Data extract:
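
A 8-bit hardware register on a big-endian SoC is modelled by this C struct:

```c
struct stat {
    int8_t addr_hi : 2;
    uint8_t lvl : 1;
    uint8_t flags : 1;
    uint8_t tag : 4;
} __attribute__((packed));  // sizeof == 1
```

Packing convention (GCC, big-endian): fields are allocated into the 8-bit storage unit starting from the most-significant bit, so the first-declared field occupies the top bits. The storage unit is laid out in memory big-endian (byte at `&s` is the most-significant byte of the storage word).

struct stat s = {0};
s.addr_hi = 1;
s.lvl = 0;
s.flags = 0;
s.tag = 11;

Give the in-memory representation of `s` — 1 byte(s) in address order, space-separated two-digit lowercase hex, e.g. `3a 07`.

addr_hi:2 = 1 → 0x1 << 6 → word 0x40
lvl:1 = 0 → 0x0 << 5 → word 0x40
flags:1 = 0 → 0x0 << 4 → word 0x40
tag:4 = 11 → 0xb << 0 → word 0x4b
word = 0x4b → big-endian bytes:
  [0]=0x4b

4b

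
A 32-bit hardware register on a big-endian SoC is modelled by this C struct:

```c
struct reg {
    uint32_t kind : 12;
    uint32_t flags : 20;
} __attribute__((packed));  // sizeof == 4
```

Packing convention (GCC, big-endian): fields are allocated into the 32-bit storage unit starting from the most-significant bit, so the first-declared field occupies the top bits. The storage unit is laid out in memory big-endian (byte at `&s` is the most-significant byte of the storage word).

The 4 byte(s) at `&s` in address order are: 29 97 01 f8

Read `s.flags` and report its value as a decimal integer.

[0]=0x29 [1]=0x97 [2]=0x01 [3]=0xf8 (big-endian) → word 0x299701f8
kind:12 @ bit 20 → (0x299701f8>>20)&0xfff = 0x299
flags:20 @ bit 0 → (0x299701f8>>0)&0xfffff = 0x701f8  ←

459256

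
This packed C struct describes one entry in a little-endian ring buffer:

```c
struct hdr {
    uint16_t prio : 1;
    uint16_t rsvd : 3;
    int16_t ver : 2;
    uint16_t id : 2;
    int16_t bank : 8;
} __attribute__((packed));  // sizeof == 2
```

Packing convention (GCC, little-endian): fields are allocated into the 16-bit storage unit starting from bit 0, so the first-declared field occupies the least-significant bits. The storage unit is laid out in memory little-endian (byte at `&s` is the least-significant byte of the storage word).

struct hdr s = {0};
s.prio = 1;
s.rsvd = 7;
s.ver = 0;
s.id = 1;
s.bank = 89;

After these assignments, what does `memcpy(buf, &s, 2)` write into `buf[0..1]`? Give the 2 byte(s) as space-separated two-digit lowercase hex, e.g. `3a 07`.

4f 59

prio:1 = 1 → 0x1 << 0 → word 0x0001
rsvd:3 = 7 → 0x7 << 1 → word 0x000f
ver:2 = 0 → 0x0 << 4 → word 0x000f
id:2 = 1 → 0x1 << 6 → word 0x004f
bank:8 = 89 → 0x59 << 8 → word 0x594f
word = 0x594f → little-endian bytes:
  [0]=0x4f  [1]=0x59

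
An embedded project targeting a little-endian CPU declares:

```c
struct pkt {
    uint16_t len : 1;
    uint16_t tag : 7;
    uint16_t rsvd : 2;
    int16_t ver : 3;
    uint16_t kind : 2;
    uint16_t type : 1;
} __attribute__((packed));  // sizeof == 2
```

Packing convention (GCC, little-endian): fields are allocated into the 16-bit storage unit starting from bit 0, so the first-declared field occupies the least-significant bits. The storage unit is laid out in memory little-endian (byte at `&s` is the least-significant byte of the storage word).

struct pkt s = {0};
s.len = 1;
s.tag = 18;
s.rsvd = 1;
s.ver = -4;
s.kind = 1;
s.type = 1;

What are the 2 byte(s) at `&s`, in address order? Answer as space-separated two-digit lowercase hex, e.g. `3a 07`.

[0+:1] len=1 & 0x1 = 0x1; word=0x0001
[1+:7] tag=18 & 0x7f = 0x12; word=0x0025
[8+:2] rsvd=1 & 0x3 = 0x1; word=0x0125
[10+:3] ver=-4 & 0x7 = 0x4; word=0x1125
[13+:2] kind=1 & 0x3 = 0x1; word=0x3125
[15+:1] type=1 & 0x1 = 0x1; word=0xb125
word = 0xb125 → little-endian bytes:
  [0]=0x25  [1]=0xb1

25 b1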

Try it: Reproduce each line from the data that has "register" in it.

Task solution:
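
A 8-bit hardware register on a big-endian SoC is modelled by this C struct:
A 32-bit hardware register on a big-endian SoC is modelled by this C struct: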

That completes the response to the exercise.